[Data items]

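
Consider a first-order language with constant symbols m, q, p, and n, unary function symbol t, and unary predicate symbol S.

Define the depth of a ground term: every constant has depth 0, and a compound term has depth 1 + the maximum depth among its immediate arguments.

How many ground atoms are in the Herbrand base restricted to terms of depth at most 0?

First count ground terms of depth ≤ 0.
Count level by level. With function symbols t/1, the terms of depth ≤ k are the 4 constants together with each function applied to depth-≤(k−1) tuples, so N_k = 4 + N_{k-1}.
N_0 = 4
So |H| = 4.
Each predicate of arity r yields |H|^r ground atoms (one per choice of an r-tuple from H):
  S: 4
Total ground atoms: 4.

4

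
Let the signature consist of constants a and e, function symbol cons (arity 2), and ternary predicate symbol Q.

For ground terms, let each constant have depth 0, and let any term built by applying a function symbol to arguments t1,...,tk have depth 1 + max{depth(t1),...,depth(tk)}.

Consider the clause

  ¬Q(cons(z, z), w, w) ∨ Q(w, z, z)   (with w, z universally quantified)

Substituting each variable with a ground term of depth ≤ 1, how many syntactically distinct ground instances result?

Ground terms of depth ≤ 1:
  Let N_k = |{terms of depth ≤ k}|. Then N_0 = 2 and N_k = 2 + N_{k-1}^2 for k ≥ 1 (one summand per function symbol, arity giving the exponent).
  N_0 = 2
  N_1 = 2 + 2^2 = 6
  Explicitly: a, e, cons(a, a), cons(a, e), cons(e, a), cons(e, e).
So there are 6 ground terms available for substitution.
The body mentions every one of the 2 quantified variables; since ground terms form a free algebra, no two substitutions collapse to the same formula.
Number of ground instances = 6^2 = 36.

36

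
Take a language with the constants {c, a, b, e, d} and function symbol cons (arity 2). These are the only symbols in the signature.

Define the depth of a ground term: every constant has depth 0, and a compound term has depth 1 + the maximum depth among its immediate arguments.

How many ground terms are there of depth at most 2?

905

Let N_k = |{terms of depth ≤ k}|. Then N_0 = 5 and N_k = 5 + N_{k-1}^2 for k ≥ 1 (one summand per function symbol, arity giving the exponent).
N_0 = 5
N_1 = 5 + 5^2 = 30
N_2 = 5 + 30^2 = 905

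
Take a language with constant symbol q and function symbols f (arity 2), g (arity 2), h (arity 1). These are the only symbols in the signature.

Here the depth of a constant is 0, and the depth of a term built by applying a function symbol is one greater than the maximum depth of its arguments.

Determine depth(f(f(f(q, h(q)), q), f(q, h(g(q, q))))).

4

depth(h(q)) = 1 + depth(q) = 1 + 0 = 1
depth(f(q, h(q))) = 1 + max(0, 1) = 2
depth(f(f(q, h(q)), q)) = 1 + max(2, 0) = 3
depth(g(q, q)) = 1 + max(0, 0) = 1
depth(h(g(q, q))) = 1 + depth(g(q, q)) = 1 + 1 = 2
depth(f(q, h(g(q, q)))) = 1 + max(0, 2) = 3
depth(f(f(f(q, h(q)), q), f(q, h(g(q, q))))) = 1 + max(3, 3) = 4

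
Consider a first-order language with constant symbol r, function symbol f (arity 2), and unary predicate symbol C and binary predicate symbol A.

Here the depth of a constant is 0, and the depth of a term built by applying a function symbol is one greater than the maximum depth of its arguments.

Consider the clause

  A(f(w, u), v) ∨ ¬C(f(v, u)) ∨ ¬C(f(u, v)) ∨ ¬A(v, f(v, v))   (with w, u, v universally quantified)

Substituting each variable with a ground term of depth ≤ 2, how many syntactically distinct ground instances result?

Ground terms of depth ≤ 2:
  Let N_k = |{terms of depth ≤ k}|. Then N_0 = 1 and N_k = 1 + N_{k-1}^2 for k ≥ 1 (one summand per function symbol, arity giving the exponent).
  N_0 = 1
  N_1 = 1 + 1^2 = 2
  N_2 = 1 + 2^2 = 5
  Explicitly: r, f(r, r), f(r, f(r, r)), f(f(r, r), r), f(f(r, r), f(r, r)).
So there are 5 ground terms available for substitution.
There are 3 variables to instantiate (w, u, v), each occurring in at least one literal, so different choices give different ground instances.
Number of ground instances = 5^3 = 125.

125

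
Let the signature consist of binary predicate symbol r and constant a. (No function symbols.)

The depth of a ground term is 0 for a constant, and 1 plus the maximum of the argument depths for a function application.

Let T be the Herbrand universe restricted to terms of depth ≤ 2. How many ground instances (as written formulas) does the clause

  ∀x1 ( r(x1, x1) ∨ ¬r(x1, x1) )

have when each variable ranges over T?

1

Ground terms of depth ≤ 2:
  With no function symbols every ground term is a constant, so there is exactly 1 ground term at every depth bound.
  N_0 = 1
  N_1 = 1
  N_2 = 1
So there is exactly 1 ground term available for substitution.
There is 1 variable to instantiate (x1),  occurring in at least one literal, so different choices give different ground instances.
Number of ground instances = 1.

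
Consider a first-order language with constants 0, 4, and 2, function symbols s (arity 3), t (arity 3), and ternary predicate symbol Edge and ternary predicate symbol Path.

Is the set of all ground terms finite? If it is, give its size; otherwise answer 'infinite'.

The signature has at least one function symbol (s, arity 3) and at least one constant (0).
Iterating s gives infinitely many distinct ground terms: 0, s(0, 0, 0), s(s(0, 0, 0), s(0, 0, 0), s(0, 0, 0)), ...
So the Herbrand universe is infinite.

infinite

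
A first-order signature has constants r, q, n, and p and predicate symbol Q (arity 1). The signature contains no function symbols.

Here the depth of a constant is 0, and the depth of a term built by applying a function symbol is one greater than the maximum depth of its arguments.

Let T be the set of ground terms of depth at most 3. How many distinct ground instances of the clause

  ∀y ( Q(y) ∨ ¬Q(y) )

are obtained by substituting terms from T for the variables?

4

Ground terms of depth ≤ 3:
  With no function symbols every ground term is a constant, so there are exactly 4 ground terms at every depth bound.
  N_0 = 4
  N_1 = 4
  N_2 = 4
  N_3 = 4
  Explicitly: r, q, n, p.
So there are 4 ground terms available for substitution.
There is 1 variable to instantiate (y),  occurring in at least one literal, so different choices give different ground instances.
Number of ground instances = 4.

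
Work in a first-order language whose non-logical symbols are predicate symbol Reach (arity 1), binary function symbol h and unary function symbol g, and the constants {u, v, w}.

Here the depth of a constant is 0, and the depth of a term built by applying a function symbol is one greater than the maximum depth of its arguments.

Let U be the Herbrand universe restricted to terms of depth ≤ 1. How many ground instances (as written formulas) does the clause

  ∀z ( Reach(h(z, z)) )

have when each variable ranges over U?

15

Ground terms of depth ≤ 1:
  Let N_k = |{terms of depth ≤ k}|. Then N_0 = 3 and N_k = 3 + N_{k-1}^2 + N_{k-1} for k ≥ 1 (one summand per function symbol, arity giving the exponent).
  N_0 = 3
  N_1 = 3 + 3^2 + 3 = 15
So there are 15 ground terms available for substitution.
The body mentions the single quantified variable z; since ground terms form a free algebra, no two substitutions collapse to the same formula.
Number of ground instances = 15.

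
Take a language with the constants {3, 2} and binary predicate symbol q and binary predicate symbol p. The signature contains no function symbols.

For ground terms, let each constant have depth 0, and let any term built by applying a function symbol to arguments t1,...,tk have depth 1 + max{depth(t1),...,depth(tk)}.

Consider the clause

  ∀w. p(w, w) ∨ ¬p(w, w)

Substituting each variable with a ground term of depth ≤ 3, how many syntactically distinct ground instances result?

2

Ground terms of depth ≤ 3:
  With no function symbols every ground term is a constant, so there are exactly 2 ground terms at every depth bound.
  N_0 = 2
  N_1 = 2
  N_2 = 2
  N_3 = 2
  Explicitly: 3, 2.
So there are 2 ground terms available for substitution.
The clause has 1 distinct variable (w), which appears in the body. In the free term algebra distinct substitutions yield syntactically distinct ground instances.
Number of ground instances = 2.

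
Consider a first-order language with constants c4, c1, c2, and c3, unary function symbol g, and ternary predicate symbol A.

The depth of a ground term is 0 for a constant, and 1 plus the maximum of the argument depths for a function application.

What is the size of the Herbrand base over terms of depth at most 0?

64

First count ground terms of depth ≤ 0.
Count level by level. With function symbols g/1, the terms of depth ≤ k are the 4 constants together with each function applied to depth-≤(k−1) tuples, so N_k = 4 + N_{k-1}.
N_0 = 4
Explicitly: c4, c1, c2, c3.
So |H| = 4.
A ground atom is a predicate applied to a tuple of terms from H, so the count is the sum over predicates of |H|^arity:
  A: 4^3 = 64
Total ground atoms: 64.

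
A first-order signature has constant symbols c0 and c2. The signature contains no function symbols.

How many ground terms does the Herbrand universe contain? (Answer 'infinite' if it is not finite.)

There are no function symbols, so every ground term is one of the 2 constants.
The Herbrand universe is {c0, c2}, which is finite with 2 elements.

2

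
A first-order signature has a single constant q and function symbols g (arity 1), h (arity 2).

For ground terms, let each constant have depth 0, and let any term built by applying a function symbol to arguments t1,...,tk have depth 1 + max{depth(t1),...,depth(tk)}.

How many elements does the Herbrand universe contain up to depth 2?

13

Write N_k for the number of ground terms of depth ≤ k. A term of depth ≤ k is either a constant or a function symbol applied to arguments of depth ≤ k−1, so N_k = 1 + N_{k-1} + N_{k-1}^2.
N_0 = 1
N_1 = 1 + 1 + 1^2 = 3
N_2 = 1 + 3 + 3^2 = 13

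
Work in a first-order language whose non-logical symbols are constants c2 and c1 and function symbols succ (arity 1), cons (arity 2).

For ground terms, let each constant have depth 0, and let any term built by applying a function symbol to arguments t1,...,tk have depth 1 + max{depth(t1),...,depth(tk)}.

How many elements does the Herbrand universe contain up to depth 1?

8

If N_k denotes the number of depth-≤k ground terms, the 2 constants give N_0 = 2, and each function symbol of arity r contributes N_{k-1}^r new terms at level k: N_k = 2 + N_{k-1} + N_{k-1}^2.
N_0 = 2
N_1 = 2 + 2 + 2^2 = 8
Explicitly: c2, c1, succ(c2), succ(c1), cons(c2, c2), cons(c2, c1), cons(c1, c2), cons(c1, c1).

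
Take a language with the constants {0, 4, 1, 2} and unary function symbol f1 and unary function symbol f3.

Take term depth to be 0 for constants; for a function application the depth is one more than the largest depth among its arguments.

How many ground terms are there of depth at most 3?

Let N_k count ground terms of depth at most k. Each non-constant term of depth ≤ k is some function symbol applied to depth-≤(k−1) arguments, giving N_k = 4 + N_{k-1} + N_{k-1}.
N_0 = 4
N_1 = 4 + 4 + 4 = 12
N_2 = 4 + 12 + 12 = 28
N_3 = 4 + 28 + 28 = 60

60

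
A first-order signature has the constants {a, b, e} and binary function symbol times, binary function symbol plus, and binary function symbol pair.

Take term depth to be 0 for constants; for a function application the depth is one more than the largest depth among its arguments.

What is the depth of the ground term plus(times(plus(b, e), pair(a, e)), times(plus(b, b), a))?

3

depth(plus(b, e)) = 1 + max(0, 0) = 1
depth(pair(a, e)) = 1 + max(0, 0) = 1
depth(times(plus(b, e), pair(a, e))) = 1 + max(1, 1) = 2
depth(plus(b, b)) = 1 + max(0, 0) = 1
depth(times(plus(b, b), a)) = 1 + max(1, 0) = 2
depth(plus(times(plus(b, e), pair(a, e)), times(plus(b, b), a))) = 1 + max(2, 2) = 3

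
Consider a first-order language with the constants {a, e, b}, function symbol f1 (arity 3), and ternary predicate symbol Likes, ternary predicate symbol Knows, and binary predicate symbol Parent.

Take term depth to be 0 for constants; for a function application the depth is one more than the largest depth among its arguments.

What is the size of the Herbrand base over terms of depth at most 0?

First count ground terms of depth ≤ 0.
Let N_k = |{terms of depth ≤ k}|. Then N_0 = 3 and N_k = 3 + N_{k-1}^3 for k ≥ 1 (one summand per function symbol, arity giving the exponent).
N_0 = 3
Explicitly: a, e, b.
So |H| = 3.
Each predicate of arity r yields |H|^r ground atoms (one per choice of an r-tuple from H):
  Likes: 3^3 = 27;  Knows: 3^3 = 27;  Parent: 3^2 = 9
Total ground atoms: 27 + 27 + 9 = 63.

63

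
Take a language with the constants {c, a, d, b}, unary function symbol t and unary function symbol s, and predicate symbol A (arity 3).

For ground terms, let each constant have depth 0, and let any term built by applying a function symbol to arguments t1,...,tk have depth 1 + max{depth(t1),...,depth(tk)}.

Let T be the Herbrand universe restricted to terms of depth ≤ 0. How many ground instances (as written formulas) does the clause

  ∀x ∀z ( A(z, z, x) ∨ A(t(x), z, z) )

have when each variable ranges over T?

Ground terms of depth ≤ 0:
  Let N_k count ground terms of depth at most k. Each non-constant term of depth ≤ k is some function symbol applied to depth-≤(k−1) arguments, giving N_k = 4 + N_{k-1} + N_{k-1}.
  N_0 = 4
  Explicitly: c, a, d, b.
So there are 4 ground terms available for substitution.
The clause has 2 distinct variables (x, z), each appearing in the body. In the free term algebra distinct substitutions yield syntactically distinct ground instances.
Number of ground instances = 4^2 = 16.

16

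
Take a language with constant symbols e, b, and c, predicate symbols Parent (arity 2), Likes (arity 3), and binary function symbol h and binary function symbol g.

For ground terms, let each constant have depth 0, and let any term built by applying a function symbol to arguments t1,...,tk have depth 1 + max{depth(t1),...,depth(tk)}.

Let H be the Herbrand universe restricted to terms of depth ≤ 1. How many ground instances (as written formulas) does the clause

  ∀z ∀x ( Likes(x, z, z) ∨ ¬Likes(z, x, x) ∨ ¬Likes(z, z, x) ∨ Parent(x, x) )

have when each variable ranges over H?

441

Ground terms of depth ≤ 1:
  Let N_k = |{terms of depth ≤ k}|. Then N_0 = 3 and N_k = 3 + N_{k-1}^2 + N_{k-1}^2 for k ≥ 1 (one summand per function symbol, arity giving the exponent).
  N_0 = 3
  N_1 = 3 + 3^2 + 3^2 = 21
So there are 21 ground terms available for substitution.
There are 2 variables to instantiate (z, x), each occurring in at least one literal, so different choices give different ground instances.
Number of ground instances = 21^2 = 441.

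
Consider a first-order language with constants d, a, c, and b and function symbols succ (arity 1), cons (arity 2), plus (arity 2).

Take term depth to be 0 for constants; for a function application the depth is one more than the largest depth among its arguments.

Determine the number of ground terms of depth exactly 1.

36

Write N_k for the number of ground terms of depth ≤ k. A term of depth ≤ k is either a constant or a function symbol applied to arguments of depth ≤ k−1, so N_k = 4 + N_{k-1} + N_{k-1}^2 + N_{k-1}^2.
N_0 = 4
N_1 = 4 + 4 + 4^2 + 4^2 = 40
Terms of depth exactly 1: N_1 − N_0 = 40 − 4 = 36.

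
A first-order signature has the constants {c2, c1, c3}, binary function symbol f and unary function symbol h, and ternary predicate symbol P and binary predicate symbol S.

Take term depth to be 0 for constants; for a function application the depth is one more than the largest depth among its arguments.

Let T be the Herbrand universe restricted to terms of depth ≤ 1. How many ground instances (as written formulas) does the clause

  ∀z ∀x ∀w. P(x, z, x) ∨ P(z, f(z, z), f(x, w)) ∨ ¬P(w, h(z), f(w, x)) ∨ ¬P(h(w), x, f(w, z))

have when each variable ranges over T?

3375

Ground terms of depth ≤ 1:
  Count level by level. With function symbols f/2, h/1, the terms of depth ≤ k are the 3 constants together with each function applied to depth-≤(k−1) tuples, so N_k = 3 + N_{k-1}^2 + N_{k-1}.
  N_0 = 3
  N_1 = 3 + 3^2 + 3 = 15
So there are 15 ground terms available for substitution.
The clause has 3 distinct variables (z, x, w), each appearing in the body. In the free term algebra distinct substitutions yield syntactically distinct ground instances.
Number of ground instances = 15^3 = 3375.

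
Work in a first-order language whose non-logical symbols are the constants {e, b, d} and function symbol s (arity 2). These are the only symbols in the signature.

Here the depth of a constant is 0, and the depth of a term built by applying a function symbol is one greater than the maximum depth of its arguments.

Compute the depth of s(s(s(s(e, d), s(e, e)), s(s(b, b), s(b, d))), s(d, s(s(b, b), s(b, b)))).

4

depth(s(e, d)) = 1 + max(0, 0) = 1
depth(s(e, e)) = 1 + max(0, 0) = 1
depth(s(s(e, d), s(e, e))) = 1 + max(1, 1) = 2
depth(s(b, b)) = 1 + max(0, 0) = 1
depth(s(b, d)) = 1 + max(0, 0) = 1
depth(s(s(b, b), s(b, d))) = 1 + max(1, 1) = 2
depth(s(s(s(e, d), s(e, e)), s(s(b, b), s(b, d)))) = 1 + max(2, 2) = 3
depth(s(s(b, b), s(b, b))) = 1 + max(1, 1) = 2
depth(s(d, s(s(b, b), s(b, b)))) = 1 + max(0, 2) = 3
depth(s(s(s(s(e, d), s(e, e)), s(s(b, b), s(b, d))), s(d, s(s(b, b), s(b, b))))) = 1 + max(3, 3) = 4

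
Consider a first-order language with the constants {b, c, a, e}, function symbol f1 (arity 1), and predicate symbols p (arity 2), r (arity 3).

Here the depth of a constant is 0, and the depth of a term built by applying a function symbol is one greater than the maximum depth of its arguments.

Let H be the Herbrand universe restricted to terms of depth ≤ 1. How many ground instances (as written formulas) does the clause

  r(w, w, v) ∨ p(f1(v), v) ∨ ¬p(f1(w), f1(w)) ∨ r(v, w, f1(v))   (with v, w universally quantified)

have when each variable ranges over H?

Ground terms of depth ≤ 1:
  Let N_k = |{terms of depth ≤ k}|. Then N_0 = 4 and N_k = 4 + N_{k-1} for k ≥ 1 (one summand per function symbol, arity giving the exponent).
  N_0 = 4
  N_1 = 4 + 4 = 8
So there are 8 ground terms available for substitution.
There are 2 variables to instantiate (v, w), each occurring in at least one literal, so different choices give different ground instances.
Number of ground instances = 8^2 = 64.

64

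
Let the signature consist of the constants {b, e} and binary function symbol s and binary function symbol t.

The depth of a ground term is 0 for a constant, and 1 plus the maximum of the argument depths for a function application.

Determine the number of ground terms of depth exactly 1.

8

Write N_k for the number of ground terms of depth ≤ k. A term of depth ≤ k is either a constant or a function symbol applied to arguments of depth ≤ k−1, so N_k = 2 + N_{k-1}^2 + N_{k-1}^2.
N_0 = 2
N_1 = 2 + 2^2 + 2^2 = 10
Terms of depth exactly 1: N_1 − N_0 = 10 − 2 = 8.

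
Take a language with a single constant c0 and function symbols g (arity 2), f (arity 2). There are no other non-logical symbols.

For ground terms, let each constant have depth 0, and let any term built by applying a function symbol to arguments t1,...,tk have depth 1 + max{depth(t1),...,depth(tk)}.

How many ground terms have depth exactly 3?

Write N_k for the number of ground terms of depth ≤ k. A term of depth ≤ k is either a constant or a function symbol applied to arguments of depth ≤ k−1, so N_k = 1 + N_{k-1}^2 + N_{k-1}^2.
N_0 = 1
N_1 = 1 + 1^2 + 1^2 = 3
N_2 = 1 + 3^2 + 3^2 = 19
N_3 = 1 + 19^2 + 19^2 = 723
Terms of depth exactly 3: N_3 − N_2 = 723 − 19 = 704.

704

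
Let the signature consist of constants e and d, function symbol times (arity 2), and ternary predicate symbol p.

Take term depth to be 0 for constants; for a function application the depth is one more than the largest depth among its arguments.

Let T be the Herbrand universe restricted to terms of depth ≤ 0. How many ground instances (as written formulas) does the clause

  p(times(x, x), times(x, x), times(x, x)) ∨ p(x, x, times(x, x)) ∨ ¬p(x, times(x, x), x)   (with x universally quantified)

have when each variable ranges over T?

2

Ground terms of depth ≤ 0:
  Count level by level. With function symbols times/2, the terms of depth ≤ k are the 2 constants together with each function applied to depth-≤(k−1) tuples, so N_k = 2 + N_{k-1}^2.
  N_0 = 2
  Explicitly: e, d.
So there are 2 ground terms available for substitution.
The clause has 1 distinct variable (x), which appears in the body. In the free term algebra distinct substitutions yield syntactically distinct ground instances.
Number of ground instances = 2.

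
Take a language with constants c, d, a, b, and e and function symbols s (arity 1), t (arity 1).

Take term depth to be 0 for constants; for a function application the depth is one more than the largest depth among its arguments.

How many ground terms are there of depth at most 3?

75

Count level by level. With function symbols s/1, t/1, the terms of depth ≤ k are the 5 constants together with each function applied to depth-≤(k−1) tuples, so N_k = 5 + N_{k-1} + N_{k-1}.
N_0 = 5
N_1 = 5 + 5 + 5 = 15
N_2 = 5 + 15 + 15 = 35
N_3 = 5 + 35 + 35 = 75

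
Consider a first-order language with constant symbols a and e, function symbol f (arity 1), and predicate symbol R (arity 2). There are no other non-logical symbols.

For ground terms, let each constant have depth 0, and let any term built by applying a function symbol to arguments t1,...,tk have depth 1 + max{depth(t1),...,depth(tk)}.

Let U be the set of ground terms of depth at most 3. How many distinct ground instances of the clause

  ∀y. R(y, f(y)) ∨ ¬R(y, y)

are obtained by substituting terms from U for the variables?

Ground terms of depth ≤ 3:
  If N_k denotes the number of depth-≤k ground terms, the 2 constants give N_0 = 2, and each function symbol of arity r contributes N_{k-1}^r new terms at level k: N_k = 2 + N_{k-1}.
  N_0 = 2
  N_1 = 2 + 2 = 4
  N_2 = 2 + 4 = 6
  N_3 = 2 + 6 = 8
  Explicitly: a, e, f(a), f(e), f(f(a)), f(f(e)), f(f(f(a))), f(f(f(e))).
So there are 8 ground terms available for substitution.
The body mentions the single quantified variable y; since ground terms form a free algebra, no two substitutions collapse to the same formula.
Number of ground instances = 8.

8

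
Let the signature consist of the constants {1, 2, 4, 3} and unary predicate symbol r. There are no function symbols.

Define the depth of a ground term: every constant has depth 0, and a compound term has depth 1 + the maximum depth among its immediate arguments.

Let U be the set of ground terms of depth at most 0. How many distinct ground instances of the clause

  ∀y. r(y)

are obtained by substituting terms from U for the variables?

4

Ground terms of depth ≤ 0:
  With no function symbols every ground term is a constant, so there are exactly 4 ground terms at every depth bound.
  N_0 = 4
So there are 4 ground terms available for substitution.
The body mentions the single quantified variable y; since ground terms form a free algebra, no two substitutions collapse to the same formula.
Number of ground instances = 4.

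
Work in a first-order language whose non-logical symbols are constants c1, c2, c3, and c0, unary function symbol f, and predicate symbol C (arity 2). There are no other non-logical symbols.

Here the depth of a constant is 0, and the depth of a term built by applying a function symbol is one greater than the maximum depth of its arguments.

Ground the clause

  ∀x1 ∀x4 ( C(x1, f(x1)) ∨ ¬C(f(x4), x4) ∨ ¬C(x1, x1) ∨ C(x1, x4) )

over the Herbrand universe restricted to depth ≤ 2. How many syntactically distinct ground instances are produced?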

*Exercise description*.
Which lines above hold the string "only"? Please copy all of them.

*Task answer*.
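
Take a language with the constants {c, a, b, e, d} and function symbol cons (arity 2). These are the only symbols in the signature.
Take a language with constant symbol q and function symbols f (arity 2), g (arity 2), h (arity 1). These are the only symbols in the signature.
Work in a first-order language whose non-logical symbols are the constants {e, b, d} and function symbol s (arity 2). These are the only symbols in the signature.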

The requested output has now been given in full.